-- EXTRACTED MATERIAL follows --

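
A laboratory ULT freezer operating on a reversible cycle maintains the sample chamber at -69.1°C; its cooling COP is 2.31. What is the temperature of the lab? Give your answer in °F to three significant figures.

66.6 °F

COP_R = T_C/(T_H − T_C) gives T_H − T_C = T_C/COP.
With T_C = 204.05 K, T_H = 204.05 × (1 + 1/2.31) = 292.38 K.
Converting, 292.38 K = 66.62°F.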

-- EXTRACTED MATERIAL concluded --

WHAT THE TASK ASKS: The data is to be given again in full, with every line exact.

OUTPUT:
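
A laboratory ULT freezer operating on a reversible cycle maintains the sample chamber at -69.1°C; its cooling COP is 2.31. What is the temperature of the lab? Give your answer in °F to three significant figures.

66.6 °F

COP_R = T_C/(T_H − T_C) gives T_H − T_C = T_C/COP.
With T_C = 204.05 K, T_H = 204.05 × (1 + 1/2.31) = 292.38 K.
Converting, 292.38 K = 66.62°F.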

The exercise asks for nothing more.